**Work request**: In the entries below, find the line with "What is (W(-17, -1)" and print exactly every line from there up to and including the line with "Answer: -25", with no other lines.

**Records provided**:
────────────────────────────────────────

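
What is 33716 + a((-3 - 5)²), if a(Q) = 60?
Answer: 33776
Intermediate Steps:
33716 + a((-3 - 5)²) = 33716 + 60 = 33776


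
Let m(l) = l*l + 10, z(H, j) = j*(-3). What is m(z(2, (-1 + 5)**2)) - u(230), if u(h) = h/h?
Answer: 2313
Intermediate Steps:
u(h) = 1
z(H, j) = -3*j
m(l) = 10 + l**2 (m(l) = l**2 + 10 = 10 + l**2)
m(z(2, (-1 + 5)**2)) - u(230) = (10 + (-3*(-1 + 5)**2)**2) - 1*1 = (10 + (-3*4**2)**2) - 1 = (10 + (-3*16)**2) - 1 = (10 + (-48)**2) - 1 = (10 + 2304) - 1 = 2314 - 1 = 2313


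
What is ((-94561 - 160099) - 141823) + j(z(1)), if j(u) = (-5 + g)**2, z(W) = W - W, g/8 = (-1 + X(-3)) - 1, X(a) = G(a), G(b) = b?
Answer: -394458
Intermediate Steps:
X(a) = a
g = -40 (g = 8*((-1 - 3) - 1) = 8*(-4 - 1) = 8*(-5) = -40)
z(W) = 0
j(u) = 2025 (j(u) = (-5 - 40)**2 = (-45)**2 = 2025)
((-94561 - 160099) - 141823) + j(z(1)) = ((-94561 - 160099) - 141823) + 2025 = (-254660 - 141823) + 2025 = -396483 + 2025 = -394458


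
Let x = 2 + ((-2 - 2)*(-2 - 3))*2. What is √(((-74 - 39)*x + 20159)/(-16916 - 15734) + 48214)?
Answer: √2055868223222/6530 ≈ 219.58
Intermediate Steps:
x = 42 (x = 2 - 4*(-5)*2 = 2 + 20*2 = 2 + 40 = 42)
√(((-74 - 39)*x + 20159)/(-16916 - 15734) + 48214) = √(((-74 - 39)*42 + 20159)/(-16916 - 15734) + 48214) = √((-113*42 + 20159)/(-32650) + 48214) = √((-4746 + 20159)*(-1/32650) + 48214) = √(15413*(-1/32650) + 48214) = √(-15413/32650 + 48214) = √(1574171687/32650) = √2055868223222/6530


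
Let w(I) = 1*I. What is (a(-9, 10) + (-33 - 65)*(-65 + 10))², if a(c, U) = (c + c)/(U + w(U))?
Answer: 2904239881/100 ≈ 2.9042e+7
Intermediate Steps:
w(I) = I
a(c, U) = c/U (a(c, U) = (c + c)/(U + U) = (2*c)/((2*U)) = (2*c)*(1/(2*U)) = c/U)
(a(-9, 10) + (-33 - 65)*(-65 + 10))² = (-9/10 + (-33 - 65)*(-65 + 10))² = (-9*⅒ - 98*(-55))² = (-9/10 + 5390)² = (53891/10)² = 2904239881/100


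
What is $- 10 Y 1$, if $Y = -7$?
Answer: $70$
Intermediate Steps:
$- 10 Y 1 = \left(-10\right) \left(-7\right) 1 = 70 \cdot 1 = 70$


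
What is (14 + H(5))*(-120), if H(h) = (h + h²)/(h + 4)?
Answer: -2080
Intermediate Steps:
H(h) = (h + h²)/(4 + h)
(14 + H(5))*(-120) = (14 + 5*(1 + 5)/(4 + 5))*(-120) = (14 + 5*6/9)*(-120) = (14 + 5*(⅑)*6)*(-120) = (14 + 10/3)*(-120) = (52/3)*(-120) = -2080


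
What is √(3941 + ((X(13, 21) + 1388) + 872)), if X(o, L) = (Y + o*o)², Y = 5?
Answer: 3*√4053 ≈ 190.99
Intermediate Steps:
X(o, L) = (5 + o²)² (X(o, L) = (5 + o*o)² = (5 + o²)²)
√(3941 + ((X(13, 21) + 1388) + 872)) = √(3941 + (((5 + 13²)² + 1388) + 872)) = √(3941 + (((5 + 169)² + 1388) + 872)) = √(3941 + ((174² + 1388) + 872)) = √(3941 + ((30276 + 1388) + 872)) = √(3941 + (31664 + 872)) = √(3941 + 32536) = √36477 = 3*√4053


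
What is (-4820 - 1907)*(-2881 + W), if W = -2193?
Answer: 34132798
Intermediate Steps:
(-4820 - 1907)*(-2881 + W) = (-4820 - 1907)*(-2881 - 2193) = -6727*(-5074) = 34132798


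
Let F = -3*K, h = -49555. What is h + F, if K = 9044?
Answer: -76687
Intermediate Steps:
F = -27132 (F = -3*9044 = -27132)
h + F = -49555 - 27132 = -76687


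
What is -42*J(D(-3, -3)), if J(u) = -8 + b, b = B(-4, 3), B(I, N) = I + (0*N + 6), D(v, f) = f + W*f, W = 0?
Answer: 252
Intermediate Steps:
D(v, f) = f (D(v, f) = f + 0*f = f + 0 = f)
B(I, N) = 6 + I (B(I, N) = I + (0 + 6) = I + 6 = 6 + I)
b = 2 (b = 6 - 4 = 2)
J(u) = -6 (J(u) = -8 + 2 = -6)
-42*J(D(-3, -3)) = -42*(-6) = 252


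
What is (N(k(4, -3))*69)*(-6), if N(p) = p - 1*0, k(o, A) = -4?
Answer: 1656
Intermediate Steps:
N(p) = p (N(p) = p + 0 = p)
(N(k(4, -3))*69)*(-6) = -4*69*(-6) = -276*(-6) = 1656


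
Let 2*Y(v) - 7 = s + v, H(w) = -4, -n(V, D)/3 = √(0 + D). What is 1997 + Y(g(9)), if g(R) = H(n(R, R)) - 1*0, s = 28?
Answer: 4025/2 ≈ 2012.5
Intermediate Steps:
n(V, D) = -3*√D (n(V, D) = -3*√(0 + D) = -3*√D)
g(R) = -4 (g(R) = -4 - 1*0 = -4 + 0 = -4)
Y(v) = 35/2 + v/2 (Y(v) = 7/2 + (28 + v)/2 = 7/2 + (14 + v/2) = 35/2 + v/2)
1997 + Y(g(9)) = 1997 + (35/2 + (½)*(-4)) = 1997 + (35/2 - 2) = 1997 + 31/2 = 4025/2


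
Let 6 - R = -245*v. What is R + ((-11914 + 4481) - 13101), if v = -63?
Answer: -35963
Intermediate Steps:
R = -15429 (R = 6 - (-245)*(-63) = 6 - 1*15435 = 6 - 15435 = -15429)
R + ((-11914 + 4481) - 13101) = -15429 + ((-11914 + 4481) - 13101) = -15429 + (-7433 - 13101) = -15429 - 20534 = -35963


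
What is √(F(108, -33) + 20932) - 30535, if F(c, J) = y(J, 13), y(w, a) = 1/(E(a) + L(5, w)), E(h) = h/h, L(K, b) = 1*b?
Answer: -30535 + √1339646/8 ≈ -30390.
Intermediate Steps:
L(K, b) = b
E(h) = 1
y(w, a) = 1/(1 + w)
F(c, J) = 1/(1 + J)
√(F(108, -33) + 20932) - 30535 = √(1/(1 - 33) + 20932) - 30535 = √(1/(-32) + 20932) - 30535 = √(-1/32 + 20932) - 30535 = √(669823/32) - 30535 = √1339646/8 - 30535 = -30535 + √1339646/8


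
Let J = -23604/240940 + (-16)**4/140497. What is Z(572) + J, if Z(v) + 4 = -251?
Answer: -307843556366/1208976685 ≈ -254.63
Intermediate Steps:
Z(v) = -255 (Z(v) = -4 - 251 = -255)
J = 445498309/1208976685 (J = -23604*1/240940 + 65536*(1/140497) = -843/8605 + 65536/140497 = 445498309/1208976685 ≈ 0.36849)
Z(572) + J = -255 + 445498309/1208976685 = -307843556366/1208976685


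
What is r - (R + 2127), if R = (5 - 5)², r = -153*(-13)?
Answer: -138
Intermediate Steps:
r = 1989
R = 0 (R = 0² = 0)
r - (R + 2127) = 1989 - (0 + 2127) = 1989 - 1*2127 = 1989 - 2127 = -138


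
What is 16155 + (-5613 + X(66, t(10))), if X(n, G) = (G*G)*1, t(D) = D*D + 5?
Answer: 21567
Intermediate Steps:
t(D) = 5 + D**2 (t(D) = D**2 + 5 = 5 + D**2)
X(n, G) = G**2 (X(n, G) = G**2*1 = G**2)
16155 + (-5613 + X(66, t(10))) = 16155 + (-5613 + (5 + 10**2)**2) = 16155 + (-5613 + (5 + 100)**2) = 16155 + (-5613 + 105**2) = 16155 + (-5613 + 11025) = 16155 + 5412 = 21567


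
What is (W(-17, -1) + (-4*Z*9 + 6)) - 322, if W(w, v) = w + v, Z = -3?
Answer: -226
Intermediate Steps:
W(w, v) = v + w
(W(-17, -1) + (-4*Z*9 + 6)) - 322 = ((-1 - 17) + (-4*(-3)*9 + 6)) - 322 = (-18 + (12*9 + 6)) - 322 = (-18 + (108 + 6)) - 322 = (-18 + 114) - 322 = 96 - 322 = -226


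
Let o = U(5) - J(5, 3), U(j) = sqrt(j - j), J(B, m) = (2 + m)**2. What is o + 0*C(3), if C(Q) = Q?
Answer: -25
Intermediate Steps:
U(j) = 0 (U(j) = sqrt(0) = 0)
o = -25 (o = 0 - (2 + 3)**2 = 0 - 1*5**2 = 0 - 1*25 = 0 - 25 = -25)
o + 0*C(3) = -25 + 0*3 = -25 + 0 = -25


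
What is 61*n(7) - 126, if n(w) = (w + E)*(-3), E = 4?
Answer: -2139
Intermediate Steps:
n(w) = -12 - 3*w (n(w) = (w + 4)*(-3) = (4 + w)*(-3) = -12 - 3*w)
61*n(7) - 126 = 61*(-12 - 3*7) - 126 = 61*(-12 - 21) - 126 = 61*(-33) - 126 = -2013 - 126 = -2139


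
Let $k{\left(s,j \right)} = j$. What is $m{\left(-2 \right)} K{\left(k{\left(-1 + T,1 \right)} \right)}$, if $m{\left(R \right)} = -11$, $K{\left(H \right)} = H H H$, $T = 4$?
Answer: $-11$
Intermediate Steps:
$K{\left(H \right)} = H^{3}$ ($K{\left(H \right)} = H^{2} H = H^{3}$)
$m{\left(-2 \right)} K{\left(k{\left(-1 + T,1 \right)} \right)} = - 11 \cdot 1^{3} = \left(-11\right) 1 = -11$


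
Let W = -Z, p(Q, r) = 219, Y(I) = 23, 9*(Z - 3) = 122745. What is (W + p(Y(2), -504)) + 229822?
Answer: 649199/3 ≈ 2.1640e+5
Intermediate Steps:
Z = 40924/3 (Z = 3 + (⅑)*122745 = 3 + 40915/3 = 40924/3 ≈ 13641.)
W = -40924/3 (W = -1*40924/3 = -40924/3 ≈ -13641.)
(W + p(Y(2), -504)) + 229822 = (-40924/3 + 219) + 229822 = -40267/3 + 229822 = 649199/3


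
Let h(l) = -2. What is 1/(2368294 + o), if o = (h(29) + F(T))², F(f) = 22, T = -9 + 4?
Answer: 1/2368694 ≈ 4.2217e-7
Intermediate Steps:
T = -5
o = 400 (o = (-2 + 22)² = 20² = 400)
1/(2368294 + o) = 1/(2368294 + 400) = 1/2368694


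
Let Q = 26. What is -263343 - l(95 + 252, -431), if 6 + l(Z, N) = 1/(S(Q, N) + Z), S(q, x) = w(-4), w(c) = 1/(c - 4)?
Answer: -730760183/2775 ≈ -2.6334e+5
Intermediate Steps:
w(c) = 1/(-4 + c)
S(q, x) = -⅛ (S(q, x) = 1/(-4 - 4) = 1/(-8) = -⅛)
l(Z, N) = -6 + 1/(-⅛ + Z)
-263343 - l(95 + 252, -431) = -263343 - 2*(7 - 24*(95 + 252))/(-1 + 8*(95 + 252)) = -263343 - 2*(7 - 24*347)/(-1 + 8*347) = -263343 - 2*(7 - 8328)/(-1 + 2776) = -263343 - 2*(-8321)/2775 = -263343 - 1*(-16642/2775) = -263343 + 16642/2775 = -730760183/2775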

────────────────────────────────────────

**Answer space**:
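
What is (W(-17, -1) + (-4*Z*9 + 6)) - 322, if W(w, v) = w + v, Z = -3?
Answer: -226
Intermediate Steps:
W(w, v) = v + w
(W(-17, -1) + (-4*Z*9 + 6)) - 322 = ((-1 - 17) + (-4*(-3)*9 + 6)) - 322 = (-18 + (12*9 + 6)) - 322 = (-18 + (108 + 6)) - 322 = (-18 + 114) - 322 = 96 - 322 = -226


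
Let o = U(5) - J(5, 3), U(j) = sqrt(j - j), J(B, m) = (2 + m)**2. What is o + 0*C(3), if C(Q) = Q?
Answer: -25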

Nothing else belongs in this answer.